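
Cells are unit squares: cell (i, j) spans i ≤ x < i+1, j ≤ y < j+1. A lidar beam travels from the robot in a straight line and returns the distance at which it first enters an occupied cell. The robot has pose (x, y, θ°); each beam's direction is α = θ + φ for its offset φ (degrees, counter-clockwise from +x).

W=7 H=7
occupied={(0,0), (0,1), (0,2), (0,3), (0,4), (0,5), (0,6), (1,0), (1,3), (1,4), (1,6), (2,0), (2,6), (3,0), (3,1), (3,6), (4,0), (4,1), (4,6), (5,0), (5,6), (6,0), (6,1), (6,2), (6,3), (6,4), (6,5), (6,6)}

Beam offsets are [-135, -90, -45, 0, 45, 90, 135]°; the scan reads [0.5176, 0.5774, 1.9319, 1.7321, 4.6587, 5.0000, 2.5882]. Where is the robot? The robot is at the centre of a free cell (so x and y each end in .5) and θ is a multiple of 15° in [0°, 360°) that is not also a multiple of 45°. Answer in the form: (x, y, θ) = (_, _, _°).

(x, y, θ) = (3.5, 5.5, 210°)

The pose lattice has 21·16 = 336 candidates. Test each by forward raycasting.
  (3.5, 4.5, 165°): beam 1 = 2.8868 ≠ 0.5176 ✗
  (1.5, 2.5, 240°): beam 3 = 0.5176 ≠ 1.9319 ✗
  (5.5, 3.5, 285°): beam 1 = 5.0000 ≠ 0.5176 ✗
  (2.5, 1.5, 30°): beam 3 = 0.5176 ≠ 1.9319 ✗
  …
  (3.5, 5.5, 210°): r_1=0.5176, r_2=0.5774, r_3=1.9319, r_4=1.7321, r_5=4.6587, r_6=5.0000, r_7=2.5882 — all match ✓
Only this pose fits every beam.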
_ _ _ _
Please output each record exactly as it appears above.

§ **Output below**:
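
Cells are unit squares: cell (i, j) spans i ≤ x < i+1, j ≤ y < j+1. A lidar beam travels from the robot in a straight line and returns the distance at which it first enters an occupied cell. The robot has pose (x, y, θ°); each beam's direction is α = θ + φ for its offset φ (degrees, counter-clockwise from +x).

W=7 H=7
occupied={(0,0), (0,1), (0,2), (0,3), (0,4), (0,5), (0,6), (1,0), (1,3), (1,4), (1,6), (2,0), (2,6), (3,0), (3,1), (3,6), (4,0), (4,1), (4,6), (5,0), (5,6), (6,0), (6,1), (6,2), (6,3), (6,4), (6,5), (6,6)}

Beam offsets are [-135, -90, -45, 0, 45, 90, 135]°; the scan reads [0.5176, 0.5774, 1.9319, 1.7321, 4.6587, 5.0000, 2.5882]. Where is the robot? The robot is at the centre of a free cell (so x and y each end in .5) and θ is a multiple of 15° in [0°, 360°) that is not also a multiple of 45°. Answer in the form: (x, y, θ) = (_, _, _°).

(x, y, θ) = (3.5, 5.5, 210°)

The pose lattice has 21·16 = 336 candidates. Test each by forward raycasting.
  (3.5, 4.5, 165°): beam 1 = 2.8868 ≠ 0.5176 ✗
  (1.5, 2.5, 240°): beam 3 = 0.5176 ≠ 1.9319 ✗
  (5.5, 3.5, 285°): beam 1 = 5.0000 ≠ 0.5176 ✗
  (2.5, 1.5, 30°): beam 3 = 0.5176 ≠ 1.9319 ✗
  …
  (3.5, 5.5, 210°): r_1=0.5176, r_2=0.5774, r_3=1.9319, r_4=1.7321, r_5=4.6587, r_6=5.0000, r_7=2.5882 — all match ✓
Only this pose fits every beam.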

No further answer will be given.